WORK INSTRUCTION. Copy every line of the entries that has the string "gamertag" in it.

= Beginning of Section =

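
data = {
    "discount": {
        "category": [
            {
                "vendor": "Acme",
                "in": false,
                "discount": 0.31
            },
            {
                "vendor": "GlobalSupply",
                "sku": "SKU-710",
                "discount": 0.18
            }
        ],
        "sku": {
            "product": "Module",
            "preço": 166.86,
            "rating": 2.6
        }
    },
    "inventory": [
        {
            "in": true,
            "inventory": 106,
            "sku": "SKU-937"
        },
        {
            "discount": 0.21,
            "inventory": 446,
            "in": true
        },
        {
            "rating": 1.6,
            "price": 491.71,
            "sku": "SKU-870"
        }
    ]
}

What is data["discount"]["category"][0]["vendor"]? "Acme"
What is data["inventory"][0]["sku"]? "SKU-937"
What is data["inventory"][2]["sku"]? "SKU-870"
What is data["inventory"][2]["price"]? 491.71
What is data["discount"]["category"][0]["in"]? False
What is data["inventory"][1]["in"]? True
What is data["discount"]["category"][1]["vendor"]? "GlobalSupply"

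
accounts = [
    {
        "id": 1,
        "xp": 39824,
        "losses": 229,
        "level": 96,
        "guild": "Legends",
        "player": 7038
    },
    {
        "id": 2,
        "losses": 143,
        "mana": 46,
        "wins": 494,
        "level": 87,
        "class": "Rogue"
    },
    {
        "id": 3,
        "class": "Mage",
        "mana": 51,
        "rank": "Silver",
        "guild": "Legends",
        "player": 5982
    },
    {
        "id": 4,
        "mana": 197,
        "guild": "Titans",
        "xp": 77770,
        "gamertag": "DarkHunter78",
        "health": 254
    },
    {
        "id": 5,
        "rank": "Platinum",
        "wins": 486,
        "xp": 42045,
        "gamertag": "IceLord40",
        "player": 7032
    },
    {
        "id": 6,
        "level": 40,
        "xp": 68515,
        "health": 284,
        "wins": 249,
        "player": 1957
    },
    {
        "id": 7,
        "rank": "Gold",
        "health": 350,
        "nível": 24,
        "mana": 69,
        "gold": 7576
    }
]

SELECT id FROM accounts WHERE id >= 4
[4, 5, 6, 7]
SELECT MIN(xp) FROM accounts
39824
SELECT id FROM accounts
[1, 2, 3, 4, 5, 6, 7]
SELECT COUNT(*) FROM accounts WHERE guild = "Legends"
2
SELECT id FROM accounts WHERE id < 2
[1]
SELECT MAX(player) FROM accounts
7038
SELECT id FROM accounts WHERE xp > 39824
[4, 5, 6]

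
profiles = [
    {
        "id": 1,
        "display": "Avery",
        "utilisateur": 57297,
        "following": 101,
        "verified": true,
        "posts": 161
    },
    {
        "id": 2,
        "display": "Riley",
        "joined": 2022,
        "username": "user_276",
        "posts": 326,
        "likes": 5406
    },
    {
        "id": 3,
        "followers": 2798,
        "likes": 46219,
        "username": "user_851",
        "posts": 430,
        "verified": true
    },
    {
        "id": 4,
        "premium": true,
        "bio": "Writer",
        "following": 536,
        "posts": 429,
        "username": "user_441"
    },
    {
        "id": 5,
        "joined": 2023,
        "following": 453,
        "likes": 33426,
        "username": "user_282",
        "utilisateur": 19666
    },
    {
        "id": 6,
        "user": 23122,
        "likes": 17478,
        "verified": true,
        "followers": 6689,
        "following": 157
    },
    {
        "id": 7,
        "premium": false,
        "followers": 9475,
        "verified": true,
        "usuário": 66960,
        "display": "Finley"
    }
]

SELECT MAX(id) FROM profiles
7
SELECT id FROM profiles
[1, 2, 3, 4, 5, 6, 7]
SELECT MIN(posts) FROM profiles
161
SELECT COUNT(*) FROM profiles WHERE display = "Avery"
1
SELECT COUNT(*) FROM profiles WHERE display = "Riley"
1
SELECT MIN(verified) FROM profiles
True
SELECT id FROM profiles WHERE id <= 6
[1, 2, 3, 4, 5, 6]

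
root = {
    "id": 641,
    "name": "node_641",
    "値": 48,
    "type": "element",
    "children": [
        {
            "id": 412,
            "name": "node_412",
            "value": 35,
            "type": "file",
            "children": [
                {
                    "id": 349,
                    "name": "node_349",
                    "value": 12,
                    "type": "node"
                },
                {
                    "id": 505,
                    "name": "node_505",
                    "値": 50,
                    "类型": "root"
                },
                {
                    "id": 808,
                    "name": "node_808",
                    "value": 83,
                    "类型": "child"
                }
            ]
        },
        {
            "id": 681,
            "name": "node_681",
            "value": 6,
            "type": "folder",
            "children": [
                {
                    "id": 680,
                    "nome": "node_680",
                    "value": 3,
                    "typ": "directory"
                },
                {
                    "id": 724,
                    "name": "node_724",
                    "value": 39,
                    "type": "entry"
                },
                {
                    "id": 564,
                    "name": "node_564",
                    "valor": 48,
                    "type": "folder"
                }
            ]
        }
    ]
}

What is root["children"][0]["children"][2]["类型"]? "child"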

= End of Section =

PROBLEM SOLUTION.
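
        "gamertag": "DarkHunter78",
        "gamertag": "IceLord40",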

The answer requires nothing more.